— What to work on —
Every entry that follows needs to be repeated exactly.

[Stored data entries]
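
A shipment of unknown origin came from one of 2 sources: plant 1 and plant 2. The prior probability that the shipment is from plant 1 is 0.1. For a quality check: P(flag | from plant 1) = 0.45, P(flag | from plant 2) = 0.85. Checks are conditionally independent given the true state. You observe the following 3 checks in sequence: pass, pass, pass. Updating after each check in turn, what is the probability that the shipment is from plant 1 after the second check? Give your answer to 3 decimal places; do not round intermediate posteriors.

After 'pass': P(plant 1) = 0.55·0.1000 / (0.55·0.1000 + 0.15·0.9000) ≈ 0.2895
After 'pass': P(plant 1) = 0.55·0.2895 / (0.55·0.2895 + 0.15·0.7105) ≈ 0.5990

0.599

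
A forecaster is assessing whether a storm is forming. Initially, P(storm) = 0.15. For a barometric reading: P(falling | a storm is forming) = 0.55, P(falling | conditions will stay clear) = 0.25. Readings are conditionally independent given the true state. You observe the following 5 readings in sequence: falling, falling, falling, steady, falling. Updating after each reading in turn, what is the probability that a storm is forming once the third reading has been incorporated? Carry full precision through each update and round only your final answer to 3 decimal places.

0.653

After 'falling': P(storm) = 0.55·0.1500 / (0.55·0.1500 + 0.25·0.8500) ≈ 0.2797
After 'falling': P(storm) = 0.55·0.2797 / (0.55·0.2797 + 0.25·0.7203) ≈ 0.4607
After 'falling': P(storm) = 0.55·0.4607 / (0.55·0.4607 + 0.25·0.5393) ≈ 0.6527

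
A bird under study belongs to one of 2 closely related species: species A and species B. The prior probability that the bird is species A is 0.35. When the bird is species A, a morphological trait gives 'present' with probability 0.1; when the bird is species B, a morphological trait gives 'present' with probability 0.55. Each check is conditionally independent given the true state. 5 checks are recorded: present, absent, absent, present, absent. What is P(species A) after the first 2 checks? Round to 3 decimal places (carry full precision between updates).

0.164

Apply Bayes' rule sequentially, carrying P(species A) forward.
After 'present': P(species A) = 0.1·0.3500 / (0.1·0.3500 + 0.55·0.6500) ≈ 0.0892
After 'absent': P(species A) = 0.9·0.0892 / (0.9·0.0892 + 0.45·0.9108) ≈ 0.1637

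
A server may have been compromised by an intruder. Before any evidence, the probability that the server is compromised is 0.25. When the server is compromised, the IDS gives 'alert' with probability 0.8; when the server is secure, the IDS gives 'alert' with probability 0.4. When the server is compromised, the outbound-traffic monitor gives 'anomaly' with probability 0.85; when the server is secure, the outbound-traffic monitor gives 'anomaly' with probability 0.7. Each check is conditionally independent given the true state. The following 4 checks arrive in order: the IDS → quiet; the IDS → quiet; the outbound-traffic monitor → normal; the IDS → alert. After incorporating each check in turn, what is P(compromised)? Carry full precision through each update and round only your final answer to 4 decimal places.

0.0357

After the IDS='quiet': P(compromised) = 0.2·0.2500 / (0.2·0.2500 + 0.6·0.7500) ≈ 0.1000
After the IDS='quiet': P(compromised) = 0.2·0.1000 / (0.2·0.1000 + 0.6·0.9000) ≈ 0.0357
After the outbound-traffic monitor='normal': P(compromised) = 0.15·0.0357 / (0.15·0.0357 + 0.3·0.9643) ≈ 0.0182
After the IDS='alert': P(compromised) = 0.8·0.0182 / (0.8·0.0182 + 0.4·0.9818) ≈ 0.0357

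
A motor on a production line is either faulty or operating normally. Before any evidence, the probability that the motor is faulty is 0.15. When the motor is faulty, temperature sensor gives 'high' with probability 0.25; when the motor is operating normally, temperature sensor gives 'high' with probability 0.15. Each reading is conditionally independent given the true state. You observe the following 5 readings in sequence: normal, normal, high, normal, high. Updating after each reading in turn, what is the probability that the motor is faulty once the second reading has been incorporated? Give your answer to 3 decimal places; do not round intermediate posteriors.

0.121

After 'normal': P(faulty) = 0.75·0.1500 / (0.75·0.1500 + 0.85·0.8500) ≈ 0.1347
After 'normal': P(faulty) = 0.75·0.1347 / (0.75·0.1347 + 0.85·0.8653) ≈ 0.1208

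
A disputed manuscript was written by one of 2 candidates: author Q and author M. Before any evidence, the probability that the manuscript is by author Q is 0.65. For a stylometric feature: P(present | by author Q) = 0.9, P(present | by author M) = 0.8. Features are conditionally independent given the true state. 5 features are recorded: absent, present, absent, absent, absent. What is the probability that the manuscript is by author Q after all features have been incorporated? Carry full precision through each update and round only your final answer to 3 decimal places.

After 'absent': P(author Q) = 0.1·0.6500 / (0.1·0.6500 + 0.2·0.3500) ≈ 0.4815
After 'present': P(author Q) = 0.9·0.4815 / (0.9·0.4815 + 0.8·0.5185) ≈ 0.5109
After 'absent': P(author Q) = 0.1·0.5109 / (0.1·0.5109 + 0.2·0.4891) ≈ 0.3431
After 'absent': P(author Q) = 0.1·0.3431 / (0.1·0.3431 + 0.2·0.6569) ≈ 0.2071
After 'absent': P(author Q) = 0.1·0.2071 / (0.1·0.2071 + 0.2·0.7929) ≈ 0.1155

0.115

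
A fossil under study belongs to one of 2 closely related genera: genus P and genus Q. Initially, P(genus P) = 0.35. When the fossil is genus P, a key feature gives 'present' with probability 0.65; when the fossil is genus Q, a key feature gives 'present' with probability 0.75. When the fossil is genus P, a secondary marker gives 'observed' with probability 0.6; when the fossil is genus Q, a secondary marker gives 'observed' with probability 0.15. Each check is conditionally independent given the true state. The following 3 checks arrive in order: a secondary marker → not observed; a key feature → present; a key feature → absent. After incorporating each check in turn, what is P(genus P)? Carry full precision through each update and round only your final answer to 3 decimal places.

0.235

After a secondary marker='not observed': P(genus P) = 0.4·0.3500 / (0.4·0.3500 + 0.85·0.6500) ≈ 0.2022
After a key feature='present': P(genus P) = 0.65·0.2022 / (0.65·0.2022 + 0.75·0.7978) ≈ 0.1801
After a key feature='absent': P(genus P) = 0.35·0.1801 / (0.35·0.1801 + 0.25·0.8199) ≈ 0.2352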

— Answer area —
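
A shipment of unknown origin came from one of 2 sources: plant 1 and plant 2. The prior probability that the shipment is from plant 1 is 0.1. For a quality check: P(flag | from plant 1) = 0.45, P(flag | from plant 2) = 0.85. Checks are conditionally independent given the true state. You observe the following 3 checks in sequence: pass, pass, pass. Updating after each check in turn, what is the probability that the shipment is from plant 1 after the second check? Give your answer to 3 decimal places; do not round intermediate posteriors.

After 'pass': P(plant 1) = 0.55·0.1000 / (0.55·0.1000 + 0.15·0.9000) ≈ 0.2895
After 'pass': P(plant 1) = 0.55·0.2895 / (0.55·0.2895 + 0.15·0.7105) ≈ 0.5990

0.599

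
A forecaster is assessing whether a storm is forming. Initially, P(storm) = 0.15. For a barometric reading: P(falling | a storm is forming) = 0.55, P(falling | conditions will stay clear) = 0.25. Readings are conditionally independent given the true state. You observe the following 5 readings in sequence: falling, falling, falling, steady, falling. Updating after each reading in turn, what is the probability that a storm is forming once the third reading has been incorporated? Carry full precision through each update and round only your final answer to 3 decimal places.

0.653

After 'falling': P(storm) = 0.55·0.1500 / (0.55·0.1500 + 0.25·0.8500) ≈ 0.2797
After 'falling': P(storm) = 0.55·0.2797 / (0.55·0.2797 + 0.25·0.7203) ≈ 0.4607
After 'falling': P(storm) = 0.55·0.4607 / (0.55·0.4607 + 0.25·0.5393) ≈ 0.6527

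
A bird under study belongs to one of 2 closely related species: species A and species B. The prior probability that the bird is species A is 0.35. When the bird is species A, a morphological trait gives 'present' with probability 0.1; when the bird is species B, a morphological trait gives 'present' with probability 0.55. Each check is conditionally independent given the true state. 5 checks are recorded: present, absent, absent, present, absent. What is P(species A) after the first 2 checks? Round to 3 decimal places (carry full precision between updates).

0.164

Apply Bayes' rule sequentially, carrying P(species A) forward.
After 'present': P(species A) = 0.1·0.3500 / (0.1·0.3500 + 0.55·0.6500) ≈ 0.0892
After 'absent': P(species A) = 0.9·0.0892 / (0.9·0.0892 + 0.45·0.9108) ≈ 0.1637

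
A server may have been compromised by an intruder. Before any evidence, the probability that the server is compromised is 0.25. When the server is compromised, the IDS gives 'alert' with probability 0.8; when the server is secure, the IDS gives 'alert' with probability 0.4. When the server is compromised, the outbound-traffic monitor gives 'anomaly' with probability 0.85; when the server is secure, the outbound-traffic monitor gives 'anomaly' with probability 0.7. Each check is conditionally independent given the true state. The following 4 checks arrive in order: the IDS → quiet; the IDS → quiet; the outbound-traffic monitor → normal; the IDS → alert. After incorporating each check in turn, what is P(compromised)? Carry full precision through each update and round only your final answer to 4 decimal places.

0.0357

After the IDS='quiet': P(compromised) = 0.2·0.2500 / (0.2·0.2500 + 0.6·0.7500) ≈ 0.1000
After the IDS='quiet': P(compromised) = 0.2·0.1000 / (0.2·0.1000 + 0.6·0.9000) ≈ 0.0357
After the outbound-traffic monitor='normal': P(compromised) = 0.15·0.0357 / (0.15·0.0357 + 0.3·0.9643) ≈ 0.0182
After the IDS='alert': P(compromised) = 0.8·0.0182 / (0.8·0.0182 + 0.4·0.9818) ≈ 0.0357

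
A motor on a production line is either faulty or operating normally. Before any evidence, the probability that the motor is faulty is 0.15. When the motor is faulty, temperature sensor gives 'high' with probability 0.25; when the motor is operating normally, temperature sensor gives 'high' with probability 0.15. Each reading is conditionally independent given the true state. You observe the following 5 readings in sequence: normal, normal, high, normal, high. Updating after each reading in turn, what is the probability that the motor is faulty once the second reading has been incorporated? Give your answer to 3 decimal places; do not round intermediate posteriors.

0.121

After 'normal': P(faulty) = 0.75·0.1500 / (0.75·0.1500 + 0.85·0.8500) ≈ 0.1347
After 'normal': P(faulty) = 0.75·0.1347 / (0.75·0.1347 + 0.85·0.8653) ≈ 0.1208

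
A disputed manuscript was written by one of 2 candidates: author Q and author M. Before any evidence, the probability that the manuscript is by author Q is 0.65. For a stylometric feature: P(present | by author Q) = 0.9, P(present | by author M) = 0.8. Features are conditionally independent given the true state. 5 features are recorded: absent, present, absent, absent, absent. What is the probability that the manuscript is by author Q after all features have been incorporated? Carry full precision through each update and round only your final answer to 3 decimal places.

After 'absent': P(author Q) = 0.1·0.6500 / (0.1·0.6500 + 0.2·0.3500) ≈ 0.4815
After 'present': P(author Q) = 0.9·0.4815 / (0.9·0.4815 + 0.8·0.5185) ≈ 0.5109
After 'absent': P(author Q) = 0.1·0.5109 / (0.1·0.5109 + 0.2·0.4891) ≈ 0.3431
After 'absent': P(author Q) = 0.1·0.3431 / (0.1·0.3431 + 0.2·0.6569) ≈ 0.2071
After 'absent': P(author Q) = 0.1·0.2071 / (0.1·0.2071 + 0.2·0.7929) ≈ 0.1155

0.115

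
A fossil under study belongs to one of 2 closely related genera: genus P and genus Q. Initially, P(genus P) = 0.35. When the fossil is genus P, a key feature gives 'present' with probability 0.65; when the fossil is genus Q, a key feature gives 'present' with probability 0.75. When the fossil is genus P, a secondary marker gives 'observed' with probability 0.6; when the fossil is genus Q, a secondary marker gives 'observed' with probability 0.15. Each check is conditionally independent given the true state. The following 3 checks arrive in order: a secondary marker → not observed; a key feature → present; a key feature → absent. After incorporating each check in turn, what is P(genus P)? Carry full precision through each update and round only your final answer to 3 decimal places.

0.235

After a secondary marker='not observed': P(genus P) = 0.4·0.3500 / (0.4·0.3500 + 0.85·0.6500) ≈ 0.2022
After a key feature='present': P(genus P) = 0.65·0.2022 / (0.65·0.2022 + 0.75·0.7978) ≈ 0.1801
After a key feature='absent': P(genus P) = 0.35·0.1801 / (0.35·0.1801 + 0.25·0.8199) ≈ 0.2352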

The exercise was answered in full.